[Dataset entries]
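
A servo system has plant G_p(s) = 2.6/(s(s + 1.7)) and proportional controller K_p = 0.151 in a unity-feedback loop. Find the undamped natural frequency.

ω_n = 0.627 rad/s

1 + K_p·G_p(s) = 0 gives s² + 1.7s + 0.3926 = 0.
So ω_n² = 0.3926 ⇒ ω_n = 0.6266 rad/s, and ζ = 1.7/(2ω_n) = 1.36.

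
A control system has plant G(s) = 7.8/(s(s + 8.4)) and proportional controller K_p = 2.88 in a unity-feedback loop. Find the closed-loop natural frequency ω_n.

With unity feedback the closed-loop characteristic equation is s² + 8.4s + 2.88·7.8 = s² + 8.4s + 22.46 = 0.
Matching s² + 2ζω_n s + ω_n²: ω_n = √22.46 = 4.74 rad/s and 2ζω_n = 8.4, so ζ = 8.4/(2·4.74) = 0.886.

ω_n = 4.74 rad/s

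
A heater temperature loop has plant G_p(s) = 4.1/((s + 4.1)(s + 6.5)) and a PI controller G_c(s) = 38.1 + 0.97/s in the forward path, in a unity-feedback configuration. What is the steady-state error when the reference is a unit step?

0

The open loop G_c(s)G_p(s) has a pole at the origin (type 1), so the static position error constant is infinite and e_ss = 1/(1+∞) = 0.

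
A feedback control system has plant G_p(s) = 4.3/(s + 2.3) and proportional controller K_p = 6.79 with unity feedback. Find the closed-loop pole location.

s = -31.5

Closed-loop transfer function: T(s) = K_p·G_p(s)/(1 + K_p·G_p(s)) = 29.2/(s + 2.3 + 29.2) = 29.2/(s + 31.5).
The closed-loop pole is at s = −31.5.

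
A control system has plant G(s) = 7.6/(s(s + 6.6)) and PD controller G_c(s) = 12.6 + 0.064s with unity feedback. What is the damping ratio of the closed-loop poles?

ζ = 0.362

Forward path: (12.6 + 0.064s)·7.6/(s(s+6.6)). The closed-loop characteristic equation is s² + (6.6 + 7.6·0.064)s + 7.6·12.6 = 0.
That is s² + 7.086s + 95.76 = 0, so ω_n = 9.786 rad/s and ζ = 7.086/(2·9.786) = 0.3621.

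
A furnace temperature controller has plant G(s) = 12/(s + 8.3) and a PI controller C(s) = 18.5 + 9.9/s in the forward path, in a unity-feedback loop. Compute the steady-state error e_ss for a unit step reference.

The open loop C(s)G(s) has a pole at the origin (type 1), so the static position error constant is infinite and e_ss = 1/(1+∞) = 0.

0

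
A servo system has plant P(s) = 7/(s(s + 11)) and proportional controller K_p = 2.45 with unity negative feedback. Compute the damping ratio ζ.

ζ = 1.33

1 + K_p·P(s) = 0 gives s² + 11s + 17.15 = 0.
Matching s² + 2ζω_n s + ω_n²: ω_n = √17.15 = 4.141 rad/s and 2ζω_n = 11, so ζ = 11/(2·4.141) = 1.33.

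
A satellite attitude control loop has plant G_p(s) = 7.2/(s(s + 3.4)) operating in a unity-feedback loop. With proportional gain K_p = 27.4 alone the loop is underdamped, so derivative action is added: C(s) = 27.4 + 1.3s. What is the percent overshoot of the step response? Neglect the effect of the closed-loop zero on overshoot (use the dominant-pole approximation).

Forward path: (27.4 + 1.3s)·7.2/(s(s+3.4)). The closed-loop characteristic equation is s² + (3.4 + 7.2·1.3)s + 7.2·27.4 = 0.
That is s² + 12.76s + 197.3 = 0, so ω_n = 14.05 rad/s and ζ = 12.76/(2·14.05) = 0.4542.
%OS = 100·exp(−πζ/√(1−ζ²)) = 20.2%.

20.2%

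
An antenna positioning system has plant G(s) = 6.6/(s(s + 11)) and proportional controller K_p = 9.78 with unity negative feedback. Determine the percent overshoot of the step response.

5.23%

Closed-loop characteristic equation: s² + 11s + 64.55 = 0, so ω_n = 8.034 rad/s and ζ = 11/(2·8.034) = 0.6846.
%OS = 100·exp(−πζ/√(1−ζ²)) = 100·exp(−π·0.6846/√0.5314) = 5.23%.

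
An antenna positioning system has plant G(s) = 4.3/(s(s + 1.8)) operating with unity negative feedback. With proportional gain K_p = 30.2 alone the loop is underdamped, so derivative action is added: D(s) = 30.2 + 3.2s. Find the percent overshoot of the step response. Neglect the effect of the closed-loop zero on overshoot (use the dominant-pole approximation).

5.31%

Forward path: (30.2 + 3.2s)·4.3/(s(s+1.8)). The closed-loop characteristic equation is s² + (1.8 + 4.3·3.2)s + 4.3·30.2 = 0.
That is s² + 15.56s + 129.9 = 0, so ω_n = 11.4 rad/s and ζ = 15.56/(2·11.4) = 0.6827.
%OS = 100·exp(−πζ/√(1−ζ²)) = 5.31%.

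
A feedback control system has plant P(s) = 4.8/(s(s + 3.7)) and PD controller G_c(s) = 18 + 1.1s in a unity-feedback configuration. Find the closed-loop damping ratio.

ζ = 0.483

Forward path: (18 + 1.1s)·4.8/(s(s+3.7)). The closed-loop characteristic equation is s² + (3.7 + 4.8·1.1)s + 4.8·18 = 0.
That is s² + 8.98s + 86.4 = 0, so ω_n = 9.295 rad/s and ζ = 8.98/(2·9.295) = 0.483.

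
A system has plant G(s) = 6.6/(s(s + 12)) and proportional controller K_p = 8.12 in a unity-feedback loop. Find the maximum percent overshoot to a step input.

Closed-loop characteristic equation: s² + 12s + 53.59 = 0, so ω_n = 7.321 rad/s and ζ = 12/(2·7.321) = 0.8196.
%OS = 100·exp(−πζ/√(1−ζ²)) = 100·exp(−π·0.8196/√0.3283) = 1.12%.

1.12%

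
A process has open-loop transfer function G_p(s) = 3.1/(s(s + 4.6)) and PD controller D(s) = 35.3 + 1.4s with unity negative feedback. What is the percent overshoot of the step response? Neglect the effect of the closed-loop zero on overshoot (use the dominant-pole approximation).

Forward path: (35.3 + 1.4s)·3.1/(s(s+4.6)). The closed-loop characteristic equation is s² + (4.6 + 3.1·1.4)s + 3.1·35.3 = 0.
That is s² + 8.94s + 109.4 = 0, so ω_n = 10.46 rad/s and ζ = 8.94/(2·10.46) = 0.4273.
%OS = 100·exp(−πζ/√(1−ζ²)) = 22.7%.

22.7%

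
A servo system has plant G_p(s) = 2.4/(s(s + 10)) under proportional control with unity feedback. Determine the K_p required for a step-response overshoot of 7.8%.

From %OS = 100·exp(−πζ/√(1−ζ²)) = 7.8%, ζ = −ln(0.078)/√(π²+ln²(0.078)) = 0.6304.
Characteristic equation s² + 10s + 2.4K_p = 0 gives ζ = 10/(2√(2.4K_p)).
Setting ζ = 0.6304: √(2.4K_p) = 10/(2·0.6304) = 7.932, so K_p = 62.91/2.4 = 26.2.

K_p = 26.2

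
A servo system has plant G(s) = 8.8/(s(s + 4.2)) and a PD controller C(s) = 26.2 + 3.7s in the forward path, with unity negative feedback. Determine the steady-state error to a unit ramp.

The loop has one pole at the origin (type 1). Velocity error constant K_v = lim_{s→0} s·C(s)G(s) = 26.2·8.8/4.2 = 54.9.
Steady-state error to a unit ramp: e_ss = 1/K_v = 0.0182.

0.0182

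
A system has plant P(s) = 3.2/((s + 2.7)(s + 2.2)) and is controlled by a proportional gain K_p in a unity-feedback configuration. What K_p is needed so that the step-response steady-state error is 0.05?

K_p = 35.3

Steady-state error for a unit step on this type-0 loop is 1/(1 + K_p·P(0)).
P(0) = 0.5387. Require 1/(1 + K_p·0.5387) = 0.05, so 1 + 0.5387·K_p = 20.
K_p = (20 − 1)/0.5387 = 35.3.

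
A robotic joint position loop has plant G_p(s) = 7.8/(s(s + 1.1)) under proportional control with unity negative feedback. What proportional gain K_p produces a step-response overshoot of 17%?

K_p = 0.161

From %OS = 100·exp(−πζ/√(1−ζ²)) = 17%, ζ = −ln(0.17)/√(π²+ln²(0.17)) = 0.4913.
Characteristic equation s² + 1.1s + 7.8K_p = 0 gives ζ = 1.1/(2√(7.8K_p)).
Setting ζ = 0.4913: √(7.8K_p) = 1.1/(2·0.4913) = 1.12, so K_p = 1.253/7.8 = 0.161.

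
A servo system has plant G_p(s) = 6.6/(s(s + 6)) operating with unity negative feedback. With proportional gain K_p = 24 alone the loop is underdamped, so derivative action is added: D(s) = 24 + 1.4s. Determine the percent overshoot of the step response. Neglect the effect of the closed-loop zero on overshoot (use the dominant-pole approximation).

Forward path: (24 + 1.4s)·6.6/(s(s+6)). The closed-loop characteristic equation is s² + (6 + 6.6·1.4)s + 6.6·24 = 0.
That is s² + 15.24s + 158.4 = 0, so ω_n = 12.59 rad/s and ζ = 15.24/(2·12.59) = 0.6054.
%OS = 100·exp(−πζ/√(1−ζ²)) = 9.16%.

9.16%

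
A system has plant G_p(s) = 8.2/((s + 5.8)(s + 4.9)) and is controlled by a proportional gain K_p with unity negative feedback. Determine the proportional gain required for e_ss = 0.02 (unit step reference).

K_p = 170

The loop is type 0, so e_ss(step) = 1/(1 + K_pos) with K_pos = K_p·G_p(0).
G_p(0) = 0.2885. Require 1/(1 + K_p·0.2885) = 0.02, so 1 + 0.2885·K_p = 50.
K_p = (50 − 1)/0.2885 = 170.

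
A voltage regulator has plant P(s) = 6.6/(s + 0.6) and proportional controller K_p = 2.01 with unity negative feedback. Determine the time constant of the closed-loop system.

Closed-loop transfer function: T(s) = K_p·P(s)/(1 + K_p·P(s)) = 13.27/(s + 0.6 + 13.27) = 13.27/(s + 13.87).
Time constant τ = 1/13.87 = 0.0721 s.

τ = 0.0721 s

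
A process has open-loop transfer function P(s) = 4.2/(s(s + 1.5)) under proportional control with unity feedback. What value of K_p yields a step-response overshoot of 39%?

K_p = 1.62

From %OS = 100·exp(−πζ/√(1−ζ²)) = 39%, ζ = −ln(0.39)/√(π²+ln²(0.39)) = 0.2871.
Characteristic equation s² + 1.5s + 4.2K_p = 0 gives ζ = 1.5/(2√(4.2K_p)).
Setting ζ = 0.2871: √(4.2K_p) = 1.5/(2·0.2871) = 2.612, so K_p = 6.824/4.2 = 1.62.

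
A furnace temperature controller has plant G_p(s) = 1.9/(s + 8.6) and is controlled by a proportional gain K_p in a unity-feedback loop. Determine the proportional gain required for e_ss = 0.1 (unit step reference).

K_p = 40.7

The loop is type 0, so e_ss(step) = 1/(1 + K_pos) with K_pos = K_p·G_p(0).
G_p(0) = 0.2209. Require 1/(1 + K_p·0.2209) = 0.1, so 1 + 0.2209·K_p = 10.
K_p = (10 − 1)/0.2209 = 40.7.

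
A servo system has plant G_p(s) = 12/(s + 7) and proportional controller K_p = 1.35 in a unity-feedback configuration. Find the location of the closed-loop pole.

Closed-loop transfer function: T(s) = K_p·G_p(s)/(1 + K_p·G_p(s)) = 16.2/(s + 7 + 16.2) = 16.2/(s + 23.2).
The closed-loop pole is at s = −23.2.

s = -23.2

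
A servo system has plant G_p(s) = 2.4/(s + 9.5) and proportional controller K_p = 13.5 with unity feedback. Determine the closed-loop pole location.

s = -41.9

Closed-loop transfer function: T(s) = K_p·G_p(s)/(1 + K_p·G_p(s)) = 32.4/(s + 9.5 + 32.4) = 32.4/(s + 41.9).
The closed-loop pole is at s = −41.9.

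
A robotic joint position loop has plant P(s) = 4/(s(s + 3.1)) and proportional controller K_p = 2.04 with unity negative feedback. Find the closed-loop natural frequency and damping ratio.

ω_n = 2.86 rad/s, ζ = 0.543

The closed-loop denominator is s(s+3.1) + 2.04·4 = s² + 3.1s + 8.16.
Matching s² + 2ζω_n s + ω_n²: ω_n = √8.16 = 2.857 rad/s and 2ζω_n = 3.1, so ζ = 3.1/(2·2.857) = 0.543.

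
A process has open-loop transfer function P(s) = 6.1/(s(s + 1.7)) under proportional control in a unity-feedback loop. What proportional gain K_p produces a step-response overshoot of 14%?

K_p = 0.421

From %OS = 100·exp(−πζ/√(1−ζ²)) = 14%, ζ = −ln(0.14)/√(π²+ln²(0.14)) = 0.5305.
Characteristic equation s² + 1.7s + 6.1K_p = 0 gives ζ = 1.7/(2√(6.1K_p)).
Setting ζ = 0.5305: √(6.1K_p) = 1.7/(2·0.5305) = 1.602, so K_p = 2.567/6.1 = 0.421.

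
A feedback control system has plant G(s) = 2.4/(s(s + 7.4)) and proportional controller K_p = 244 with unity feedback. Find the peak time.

T_p = 0.131 s

From 1 + K_pG(s) = 0: s² + 7.4s + 585.6 = 0 ⇒ ω_n = 24.2, ζ = 0.1529.
Damped frequency ω_d = ω_n√(1−ζ²) = 23.91 rad/s, so peak time T_p = π/ω_d = 0.131 s.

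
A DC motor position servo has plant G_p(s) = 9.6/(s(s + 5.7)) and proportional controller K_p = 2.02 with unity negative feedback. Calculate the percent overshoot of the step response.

6.95%

The closed-loop denominator s² + 5.7s + 19.39 gives ω_n = √19.39 = 4.404 and ζ = 5.7/(2ω_n) = 0.6472.
%OS = 100·exp(−πζ/√(1−ζ²)) = 100·exp(−π·0.6472/√0.5811) = 6.95%.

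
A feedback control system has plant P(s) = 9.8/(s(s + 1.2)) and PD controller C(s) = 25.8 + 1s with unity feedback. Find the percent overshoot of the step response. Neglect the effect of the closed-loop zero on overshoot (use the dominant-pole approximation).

Forward path: (25.8 + 1s)·9.8/(s(s+1.2)). The closed-loop characteristic equation is s² + (1.2 + 9.8·1)s + 9.8·25.8 = 0.
That is s² + 11s + 252.8 = 0, so ω_n = 15.9 rad/s and ζ = 11/(2·15.9) = 0.3459.
%OS = 100·exp(−πζ/√(1−ζ²)) = 31.4%.

31.4%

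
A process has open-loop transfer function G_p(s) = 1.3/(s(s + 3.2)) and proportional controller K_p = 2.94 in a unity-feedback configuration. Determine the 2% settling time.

The closed-loop denominator s² + 3.2s + 3.822 gives ω_n = √3.822 = 1.955 and ζ = 3.2/(2ω_n) = 0.8184.
2% settling time T_s ≈ 4/(ζω_n) = 4/1.6 = 2.5 s.

T_s ≈ 2.5 s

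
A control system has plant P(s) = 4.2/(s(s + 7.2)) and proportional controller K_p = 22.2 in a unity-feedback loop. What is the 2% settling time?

T_s ≈ 1.11 s

From 1 + K_pP(s) = 0: s² + 7.2s + 93.24 = 0 ⇒ ω_n = 9.656, ζ = 0.3728.
2% settling time T_s ≈ 4/(ζω_n) = 4/3.6 = 1.11 s.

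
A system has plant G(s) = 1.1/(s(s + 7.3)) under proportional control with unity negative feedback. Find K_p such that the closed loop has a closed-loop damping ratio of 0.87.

Closed-loop characteristic equation: s² + 7.3s + K_p·1.1 = 0.
So ω_n = √(1.1K_p) and 2ζω_n = 7.3, giving ζ = 7.3/(2√(1.1K_p)).
Setting ζ = 0.87: √(1.1K_p) = 7.3/(2·0.87) = 4.195, so K_p = 17.6/1.1 = 16.

K_p = 16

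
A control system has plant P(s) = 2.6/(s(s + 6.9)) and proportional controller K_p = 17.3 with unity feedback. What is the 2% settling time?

The closed-loop denominator s² + 6.9s + 44.98 gives ω_n = √44.98 = 6.707 and ζ = 6.9/(2ω_n) = 0.5144.
2% settling time T_s ≈ 4/(ζω_n) = 4/3.45 = 1.16 s.

T_s ≈ 1.16 s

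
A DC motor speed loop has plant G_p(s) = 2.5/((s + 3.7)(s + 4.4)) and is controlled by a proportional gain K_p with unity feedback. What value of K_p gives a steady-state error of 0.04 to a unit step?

K_p = 156

Steady-state error for a unit step on this type-0 loop is 1/(1 + K_p·G_p(0)).
G_p(0) = 0.1536. Require 1/(1 + K_p·0.1536) = 0.04, so 1 + 0.1536·K_p = 25.
K_p = (25 − 1)/0.1536 = 156.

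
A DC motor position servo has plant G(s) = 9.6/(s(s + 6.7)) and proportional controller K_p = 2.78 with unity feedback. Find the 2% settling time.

Closed-loop characteristic equation: s² + 6.7s + 26.69 = 0, so ω_n = 5.166 rad/s and ζ = 6.7/(2·5.166) = 0.6485.
2% settling time T_s ≈ 4/(ζω_n) = 4/3.35 = 1.19 s.

T_s ≈ 1.19 s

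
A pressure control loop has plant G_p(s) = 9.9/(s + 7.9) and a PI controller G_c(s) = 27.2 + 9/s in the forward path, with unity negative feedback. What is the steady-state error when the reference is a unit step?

The open loop G_c(s)G_p(s) has a pole at the origin (type 1), so the static position error constant is infinite and e_ss = 1/(1+∞) = 0.

0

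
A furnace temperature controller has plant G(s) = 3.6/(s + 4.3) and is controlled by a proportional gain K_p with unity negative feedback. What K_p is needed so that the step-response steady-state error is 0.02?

The loop is type 0, so e_ss(step) = 1/(1 + K_pos) with K_pos = K_p·G(0).
G(0) = 0.8372. Require 1/(1 + K_p·0.8372) = 0.02, so 1 + 0.8372·K_p = 50.
K_p = (50 − 1)/0.8372 = 58.5.

K_p = 58.5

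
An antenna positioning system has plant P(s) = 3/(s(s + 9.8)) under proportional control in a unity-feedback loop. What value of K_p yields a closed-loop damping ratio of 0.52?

Closed-loop characteristic equation: s² + 9.8s + K_p·3 = 0.
So ω_n = √(3K_p) and 2ζω_n = 9.8, giving ζ = 9.8/(2√(3K_p)).
Setting ζ = 0.52: √(3K_p) = 9.8/(2·0.52) = 9.423, so K_p = 88.79/3 = 29.6.

K_p = 29.6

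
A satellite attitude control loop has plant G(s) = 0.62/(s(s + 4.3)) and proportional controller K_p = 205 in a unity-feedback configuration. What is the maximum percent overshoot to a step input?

54.3%

From 1 + K_pG(s) = 0: s² + 4.3s + 127.1 = 0 ⇒ ω_n = 11.27, ζ = 0.1907.
%OS = 100·exp(−πζ/√(1−ζ²)) = 100·exp(−π·0.1907/√0.9636) = 54.3%.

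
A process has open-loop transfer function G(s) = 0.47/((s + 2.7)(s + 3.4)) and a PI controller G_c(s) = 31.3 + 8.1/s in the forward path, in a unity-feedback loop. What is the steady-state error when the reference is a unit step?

The open loop G_c(s)G(s) has a pole at the origin (type 1), so the static position error constant is infinite and e_ss = 1/(1+∞) = 0.

0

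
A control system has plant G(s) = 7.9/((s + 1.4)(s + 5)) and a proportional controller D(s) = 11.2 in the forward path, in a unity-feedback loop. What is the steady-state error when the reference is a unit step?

0.0733

The loop is type 0. Static position error constant K_pos = D(0)·G(0) = 11.2·1.129 = 12.64.
Steady-state error to a unit step: e_ss = 1/(1+K_pos) = 1/13.64 = 0.0733.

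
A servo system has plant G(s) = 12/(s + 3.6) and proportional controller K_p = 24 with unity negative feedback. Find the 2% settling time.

T_s ≈ 0.0137 s

Closed-loop transfer function: T(s) = K_p·G(s)/(1 + K_p·G(s)) = 288/(s + 3.6 + 288) = 288/(s + 291.6).
Time constant τ = 1/291.6 = 0.003429 s, so the 2% settling time is about 4τ = 0.0137 s.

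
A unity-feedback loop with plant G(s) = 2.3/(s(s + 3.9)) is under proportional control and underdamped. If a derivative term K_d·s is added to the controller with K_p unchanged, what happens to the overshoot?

With PD the characteristic equation becomes s² + (a + K·K_d)s + K·K_p = 0; the damping term grows, ζ rises, overshoot falls.

decrease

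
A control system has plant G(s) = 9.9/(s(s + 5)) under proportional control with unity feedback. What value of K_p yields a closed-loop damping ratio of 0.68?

Closed-loop characteristic equation: s² + 5s + K_p·9.9 = 0.
So ω_n = √(9.9K_p) and 2ζω_n = 5, giving ζ = 5/(2√(9.9K_p)).
Setting ζ = 0.68: √(9.9K_p) = 5/(2·0.68) = 3.676, so K_p = 13.52/9.9 = 1.37.

K_p = 1.37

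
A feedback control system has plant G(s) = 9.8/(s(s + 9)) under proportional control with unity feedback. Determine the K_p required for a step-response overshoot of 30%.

K_p = 16.1

From %OS = 100·exp(−πζ/√(1−ζ²)) = 30%, ζ = −ln(0.3)/√(π²+ln²(0.3)) = 0.3579.
Characteristic equation s² + 9s + 9.8K_p = 0 gives ζ = 9/(2√(9.8K_p)).
Setting ζ = 0.3579: √(9.8K_p) = 9/(2·0.3579) = 12.57, so K_p = 158.1/9.8 = 16.1.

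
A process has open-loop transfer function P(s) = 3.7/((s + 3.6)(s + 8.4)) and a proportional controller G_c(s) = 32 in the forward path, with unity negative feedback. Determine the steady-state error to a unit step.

0.203

The loop is type 0. Static position error constant K_pos = G_c(0)·P(0) = 32·0.1224 = 3.915.
Steady-state error to a unit step: e_ss = 1/(1+K_pos) = 1/4.915 = 0.203.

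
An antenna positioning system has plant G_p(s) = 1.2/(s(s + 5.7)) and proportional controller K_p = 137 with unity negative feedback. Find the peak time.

T_p = 0.251 s

The closed-loop denominator s² + 5.7s + 164.4 gives ω_n = √164.4 = 12.82 and ζ = 5.7/(2ω_n) = 0.2223.
Damped frequency ω_d = ω_n√(1−ζ²) = 12.5 rad/s, so peak time T_p = π/ω_d = 0.251 s.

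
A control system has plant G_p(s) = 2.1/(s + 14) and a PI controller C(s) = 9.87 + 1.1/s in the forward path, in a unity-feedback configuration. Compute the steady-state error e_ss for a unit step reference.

The open loop C(s)G_p(s) has a pole at the origin (type 1), so the static position error constant is infinite and e_ss = 1/(1+∞) = 0.

0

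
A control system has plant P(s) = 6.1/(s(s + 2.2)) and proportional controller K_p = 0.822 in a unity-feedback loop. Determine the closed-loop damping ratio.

ζ = 0.491

The closed-loop denominator is s(s+2.2) + 0.822·6.1 = s² + 2.2s + 5.014.
Matching s² + 2ζω_n s + ω_n²: ω_n = √5.014 = 2.239 rad/s and 2ζω_n = 2.2, so ζ = 2.2/(2·2.239) = 0.491.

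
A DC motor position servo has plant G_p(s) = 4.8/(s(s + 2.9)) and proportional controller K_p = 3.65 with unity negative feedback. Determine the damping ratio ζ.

The closed-loop denominator is s(s+2.9) + 3.65·4.8 = s² + 2.9s + 17.52.
Matching s² + 2ζω_n s + ω_n²: ω_n = √17.52 = 4.186 rad/s and 2ζω_n = 2.9, so ζ = 2.9/(2·4.186) = 0.346.

ζ = 0.346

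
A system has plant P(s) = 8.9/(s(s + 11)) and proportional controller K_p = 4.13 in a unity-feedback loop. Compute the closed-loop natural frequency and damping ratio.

ω_n = 6.06 rad/s, ζ = 0.907

1 + K_p·P(s) = 0 gives s² + 11s + 36.76 = 0.
So ω_n² = 36.76 ⇒ ω_n = 6.063 rad/s, and ζ = 11/(2ω_n) = 0.907.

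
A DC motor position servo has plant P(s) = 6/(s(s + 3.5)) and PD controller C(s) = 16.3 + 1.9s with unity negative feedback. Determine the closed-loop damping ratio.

ζ = 0.753

Forward path: (16.3 + 1.9s)·6/(s(s+3.5)). The closed-loop characteristic equation is s² + (3.5 + 6·1.9)s + 6·16.3 = 0.
That is s² + 14.9s + 97.8 = 0, so ω_n = 9.889 rad/s and ζ = 14.9/(2·9.889) = 0.7533.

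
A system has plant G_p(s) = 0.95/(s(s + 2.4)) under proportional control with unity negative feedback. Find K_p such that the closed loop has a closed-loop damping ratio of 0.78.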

YOUR ASSIGNMENT :: Locate the line that contains "A system has plant P(s) = 8.9/(s(s", then please quote it and every line after it to the end of the entries above, exactly and with nothing else.

ANSWER BOX ::
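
A system has plant P(s) = 8.9/(s(s + 11)) and proportional controller K_p = 4.13 in a unity-feedback loop. Compute the closed-loop natural frequency and damping ratio.

ω_n = 6.06 rad/s, ζ = 0.907

1 + K_p·P(s) = 0 gives s² + 11s + 36.76 = 0.
So ω_n² = 36.76 ⇒ ω_n = 6.063 rad/s, and ζ = 11/(2ω_n) = 0.907.

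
A DC motor position servo has plant P(s) = 6/(s(s + 3.5)) and PD controller C(s) = 16.3 + 1.9s with unity negative feedback. Determine the closed-loop damping ratio.

ζ = 0.753

Forward path: (16.3 + 1.9s)·6/(s(s+3.5)). The closed-loop characteristic equation is s² + (3.5 + 6·1.9)s + 6·16.3 = 0.
That is s² + 14.9s + 97.8 = 0, so ω_n = 9.889 rad/s and ζ = 14.9/(2·9.889) = 0.7533.

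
A system has plant G_p(s) = 0.95/(s(s + 2.4)) under proportional control with unity negative feedback. Find K_p such that the closed loop has a closed-loop damping ratio of 0.78.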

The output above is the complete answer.